-- SUPPLIED ENTRIES follows --

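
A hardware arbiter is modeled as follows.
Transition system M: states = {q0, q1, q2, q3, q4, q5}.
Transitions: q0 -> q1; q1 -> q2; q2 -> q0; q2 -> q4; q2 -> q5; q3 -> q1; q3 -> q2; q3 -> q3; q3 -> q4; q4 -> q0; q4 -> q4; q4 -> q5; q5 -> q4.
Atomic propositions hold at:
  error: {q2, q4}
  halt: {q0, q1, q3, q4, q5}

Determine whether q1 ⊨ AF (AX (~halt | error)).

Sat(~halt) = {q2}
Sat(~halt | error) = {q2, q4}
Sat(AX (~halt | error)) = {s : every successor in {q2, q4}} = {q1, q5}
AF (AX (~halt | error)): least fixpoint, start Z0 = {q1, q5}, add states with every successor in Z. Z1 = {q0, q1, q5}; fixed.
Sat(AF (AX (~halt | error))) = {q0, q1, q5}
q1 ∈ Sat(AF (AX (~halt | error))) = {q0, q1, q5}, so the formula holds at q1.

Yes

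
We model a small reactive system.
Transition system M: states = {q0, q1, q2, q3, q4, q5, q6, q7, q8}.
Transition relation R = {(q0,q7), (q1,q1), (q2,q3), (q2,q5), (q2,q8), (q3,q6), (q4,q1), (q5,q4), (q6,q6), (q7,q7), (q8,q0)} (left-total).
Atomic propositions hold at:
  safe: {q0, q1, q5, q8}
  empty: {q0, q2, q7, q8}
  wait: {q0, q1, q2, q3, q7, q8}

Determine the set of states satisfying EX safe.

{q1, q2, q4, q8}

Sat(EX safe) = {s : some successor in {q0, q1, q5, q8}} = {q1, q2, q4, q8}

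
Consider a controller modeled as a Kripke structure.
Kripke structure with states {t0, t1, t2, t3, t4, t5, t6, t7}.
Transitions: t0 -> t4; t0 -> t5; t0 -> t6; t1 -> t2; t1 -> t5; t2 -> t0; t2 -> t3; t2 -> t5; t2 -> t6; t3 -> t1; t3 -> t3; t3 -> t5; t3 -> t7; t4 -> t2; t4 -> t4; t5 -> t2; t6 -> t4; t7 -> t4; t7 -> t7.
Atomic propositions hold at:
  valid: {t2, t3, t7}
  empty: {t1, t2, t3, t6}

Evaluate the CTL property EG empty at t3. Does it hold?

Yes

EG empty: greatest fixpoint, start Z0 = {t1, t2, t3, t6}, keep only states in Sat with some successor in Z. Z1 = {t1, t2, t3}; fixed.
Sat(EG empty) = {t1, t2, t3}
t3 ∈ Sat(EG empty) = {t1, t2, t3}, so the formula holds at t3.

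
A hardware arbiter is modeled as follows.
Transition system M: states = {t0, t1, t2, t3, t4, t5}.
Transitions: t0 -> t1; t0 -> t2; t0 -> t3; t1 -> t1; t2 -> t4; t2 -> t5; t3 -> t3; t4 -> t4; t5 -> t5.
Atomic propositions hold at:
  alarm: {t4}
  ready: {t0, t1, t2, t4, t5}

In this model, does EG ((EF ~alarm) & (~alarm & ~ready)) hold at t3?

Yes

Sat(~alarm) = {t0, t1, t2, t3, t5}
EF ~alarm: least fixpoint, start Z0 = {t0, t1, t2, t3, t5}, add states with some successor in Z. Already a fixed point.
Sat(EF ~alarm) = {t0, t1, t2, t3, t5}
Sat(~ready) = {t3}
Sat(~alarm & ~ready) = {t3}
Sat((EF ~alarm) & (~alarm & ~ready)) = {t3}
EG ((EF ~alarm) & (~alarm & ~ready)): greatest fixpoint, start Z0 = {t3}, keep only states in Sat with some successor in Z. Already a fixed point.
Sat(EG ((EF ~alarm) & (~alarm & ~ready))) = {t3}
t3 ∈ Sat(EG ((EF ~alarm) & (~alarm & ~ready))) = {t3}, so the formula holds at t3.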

-- SUPPLIED ENTRIES concluded --

▶ ACTION ITEM:
Using the entries above, quote each line verbatim from the first through the line that contains "Kripke structure with".

▶ RESPONSE AREA:
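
A hardware arbiter is modeled as follows.
Transition system M: states = {q0, q1, q2, q3, q4, q5}.
Transitions: q0 -> q1; q1 -> q2; q2 -> q0; q2 -> q4; q2 -> q5; q3 -> q1; q3 -> q2; q3 -> q3; q3 -> q4; q4 -> q0; q4 -> q4; q4 -> q5; q5 -> q4.
Atomic propositions hold at:
  error: {q2, q4}
  halt: {q0, q1, q3, q4, q5}

Determine whether q1 ⊨ AF (AX (~halt | error)).

Sat(~halt) = {q2}
Sat(~halt | error) = {q2, q4}
Sat(AX (~halt | error)) = {s : every successor in {q2, q4}} = {q1, q5}
AF (AX (~halt | error)): least fixpoint, start Z0 = {q1, q5}, add states with every successor in Z. Z1 = {q0, q1, q5}; fixed.
Sat(AF (AX (~halt | error))) = {q0, q1, q5}
q1 ∈ Sat(AF (AX (~halt | error))) = {q0, q1, q5}, so the formula holds at q1.

Yes

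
We model a small reactive system.
Transition system M: states = {q0, q1, q2, q3, q4, q5, q6, q7, q8}.
Transition relation R = {(q0,q7), (q1,q1), (q2,q3), (q2,q5), (q2,q8), (q3,q6), (q4,q1), (q5,q4), (q6,q6), (q7,q7), (q8,q0)} (left-total).
Atomic propositions hold at:
  safe: {q0, q1, q5, q8}
  empty: {q0, q2, q7, q8}
  wait: {q0, q1, q2, q3, q7, q8}

Determine the set of states satisfying EX safe.

{q1, q2, q4, q8}

Sat(EX safe) = {s : some successor in {q0, q1, q5, q8}} = {q1, q2, q4, q8}

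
Consider a controller modeled as a Kripke structure.
Kripke structure with states {t0, t1, t2, t3, t4, t5, t6, t7}.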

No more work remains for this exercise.